Task description:
Taking the line with "On the deck" as the start, reproduce every line until the records end, exactly and with nothing added.

Dataset records:
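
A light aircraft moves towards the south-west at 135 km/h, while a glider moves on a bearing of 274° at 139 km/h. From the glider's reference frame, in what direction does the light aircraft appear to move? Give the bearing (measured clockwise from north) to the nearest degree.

158°

Taking east as x and north as y: light aircraft velocity = (-95.459, -95.459) km/h; glider velocity = (-138.661, 9.696) km/h.
Velocity of light aircraft relative to glider = (-95.459, -95.459) − (-138.661, 9.696) = (43.202, -105.156) km/h.
Bearing = atan2(43.20, -105.16) = 157.67° clockwise from north.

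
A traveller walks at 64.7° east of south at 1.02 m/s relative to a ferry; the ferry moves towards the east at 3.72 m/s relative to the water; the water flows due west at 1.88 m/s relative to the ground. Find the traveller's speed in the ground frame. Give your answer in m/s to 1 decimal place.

2.8 m/s

In east/north components (m/s): traveller relative to ferry = (0.922, -0.436); ferry relative to water = (3.720, 0.000); water relative to ground = (-1.880, 0.000).
Sum = (2.762, -0.436) m/s.
Speed = |(2.762, -0.436)| = 2.796 m/s.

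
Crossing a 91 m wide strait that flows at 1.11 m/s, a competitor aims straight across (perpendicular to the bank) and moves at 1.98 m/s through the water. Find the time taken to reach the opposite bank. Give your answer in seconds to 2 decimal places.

45.96 s

The component of the competitor's velocity perpendicular to the bank is 1.98 m/s.
Only the cross-stream component determines the crossing time; the current contributes nothing perpendicular to the bank.
Time = 91 / 1.980 = 45.960 s.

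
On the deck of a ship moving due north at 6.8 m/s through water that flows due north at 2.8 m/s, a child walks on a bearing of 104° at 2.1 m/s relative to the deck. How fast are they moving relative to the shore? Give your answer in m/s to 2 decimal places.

9.32 m/s

In east/north components (m/s): child relative to ship = (2.038, -0.508); ship relative to water = (0.000, 6.800); water relative to ground = (0.000, 2.800).
Sum = (2.038, 9.092) m/s.
Speed = |(2.038, 9.092)| = 9.317 m/s.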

Answer box:
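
On the deck of a ship moving due north at 6.8 m/s through water that flows due north at 2.8 m/s, a child walks on a bearing of 104° at 2.1 m/s relative to the deck. How fast are they moving relative to the shore? Give your answer in m/s to 2 decimal places.

9.32 m/s

In east/north components (m/s): child relative to ship = (2.038, -0.508); ship relative to water = (0.000, 6.800); water relative to ground = (0.000, 2.800).
Sum = (2.038, 9.092) m/s.
Speed = |(2.038, 9.092)| = 9.317 m/s.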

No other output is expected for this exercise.